§ **Problem to work on**
Set down the lines of the data exactly, starting at the first and stopping after the line containing "Scheduling a handoff".

Saved data entries:

========

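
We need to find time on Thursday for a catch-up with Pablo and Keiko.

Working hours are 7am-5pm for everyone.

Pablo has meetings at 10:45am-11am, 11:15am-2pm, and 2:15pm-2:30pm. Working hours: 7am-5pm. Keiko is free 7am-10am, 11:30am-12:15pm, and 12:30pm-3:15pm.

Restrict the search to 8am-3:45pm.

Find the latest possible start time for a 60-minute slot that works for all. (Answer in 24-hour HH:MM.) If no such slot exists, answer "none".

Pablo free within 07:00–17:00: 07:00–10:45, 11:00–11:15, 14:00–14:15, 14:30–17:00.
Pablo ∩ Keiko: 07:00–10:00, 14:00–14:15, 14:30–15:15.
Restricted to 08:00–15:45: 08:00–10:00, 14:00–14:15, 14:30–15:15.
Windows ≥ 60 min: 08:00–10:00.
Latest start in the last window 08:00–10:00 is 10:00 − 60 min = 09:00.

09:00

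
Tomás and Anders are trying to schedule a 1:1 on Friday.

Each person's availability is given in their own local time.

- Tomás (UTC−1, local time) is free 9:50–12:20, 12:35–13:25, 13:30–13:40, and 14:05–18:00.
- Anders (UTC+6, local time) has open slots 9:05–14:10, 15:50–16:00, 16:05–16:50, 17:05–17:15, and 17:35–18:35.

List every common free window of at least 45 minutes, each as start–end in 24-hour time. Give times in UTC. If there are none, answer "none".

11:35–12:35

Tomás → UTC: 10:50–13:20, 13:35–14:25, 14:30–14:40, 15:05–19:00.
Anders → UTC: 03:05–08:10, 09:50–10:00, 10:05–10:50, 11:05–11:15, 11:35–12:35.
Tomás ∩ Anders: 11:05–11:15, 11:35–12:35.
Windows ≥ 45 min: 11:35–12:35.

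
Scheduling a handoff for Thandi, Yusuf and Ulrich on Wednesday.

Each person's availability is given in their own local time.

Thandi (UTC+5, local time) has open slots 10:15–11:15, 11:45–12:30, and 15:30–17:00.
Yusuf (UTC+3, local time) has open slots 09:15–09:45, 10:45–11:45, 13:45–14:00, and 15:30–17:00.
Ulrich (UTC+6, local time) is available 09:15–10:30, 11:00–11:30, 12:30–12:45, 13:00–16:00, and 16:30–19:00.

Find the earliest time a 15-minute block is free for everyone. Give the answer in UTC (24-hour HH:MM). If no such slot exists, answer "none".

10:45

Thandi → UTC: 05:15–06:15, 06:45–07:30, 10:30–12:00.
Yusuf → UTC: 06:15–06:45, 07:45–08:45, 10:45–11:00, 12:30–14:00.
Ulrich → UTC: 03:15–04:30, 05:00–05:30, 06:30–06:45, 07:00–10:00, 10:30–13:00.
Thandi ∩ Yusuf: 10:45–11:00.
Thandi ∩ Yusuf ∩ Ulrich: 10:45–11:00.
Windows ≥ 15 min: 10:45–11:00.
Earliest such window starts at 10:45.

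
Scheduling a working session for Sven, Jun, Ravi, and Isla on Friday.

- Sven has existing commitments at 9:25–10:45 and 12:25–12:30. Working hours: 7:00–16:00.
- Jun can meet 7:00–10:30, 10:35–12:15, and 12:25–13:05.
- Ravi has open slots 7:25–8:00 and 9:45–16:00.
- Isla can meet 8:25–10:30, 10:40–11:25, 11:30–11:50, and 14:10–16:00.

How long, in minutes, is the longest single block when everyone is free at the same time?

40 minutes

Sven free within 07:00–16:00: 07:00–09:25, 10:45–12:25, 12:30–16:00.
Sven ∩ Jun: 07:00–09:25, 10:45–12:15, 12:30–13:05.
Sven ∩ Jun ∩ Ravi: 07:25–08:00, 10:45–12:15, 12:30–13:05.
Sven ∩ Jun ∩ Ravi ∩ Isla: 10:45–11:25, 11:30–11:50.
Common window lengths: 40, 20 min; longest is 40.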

========

§ **Task response**
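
We need to find time on Thursday for a catch-up with Pablo and Keiko.

Working hours are 7am-5pm for everyone.

Pablo has meetings at 10:45am-11am, 11:15am-2pm, and 2:15pm-2:30pm. Working hours: 7am-5pm. Keiko is free 7am-10am, 11:30am-12:15pm, and 12:30pm-3:15pm.

Restrict the search to 8am-3:45pm.

Find the latest possible start time for a 60-minute slot that works for all. (Answer in 24-hour HH:MM.) If no such slot exists, answer "none".

Pablo free within 07:00–17:00: 07:00–10:45, 11:00–11:15, 14:00–14:15, 14:30–17:00.
Pablo ∩ Keiko: 07:00–10:00, 14:00–14:15, 14:30–15:15.
Restricted to 08:00–15:45: 08:00–10:00, 14:00–14:15, 14:30–15:15.
Windows ≥ 60 min: 08:00–10:00.
Latest start in the last window 08:00–10:00 is 10:00 − 60 min = 09:00.

09:00

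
Tomás and Anders are trying to schedule a 1:1 on Friday.

Each person's availability is given in their own local time.

- Tomás (UTC−1, local time) is free 9:50–12:20, 12:35–13:25, 13:30–13:40, and 14:05–18:00.
- Anders (UTC+6, local time) has open slots 9:05–14:10, 15:50–16:00, 16:05–16:50, 17:05–17:15, and 17:35–18:35.

List every common free window of at least 45 minutes, each as start–end in 24-hour time. Give times in UTC. If there are none, answer "none".

11:35–12:35

Tomás → UTC: 10:50–13:20, 13:35–14:25, 14:30–14:40, 15:05–19:00.
Anders → UTC: 03:05–08:10, 09:50–10:00, 10:05–10:50, 11:05–11:15, 11:35–12:35.
Tomás ∩ Anders: 11:05–11:15, 11:35–12:35.
Windows ≥ 45 min: 11:35–12:35.

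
Scheduling a handoff for Thandi, Yusuf and Ulrich on Wednesday.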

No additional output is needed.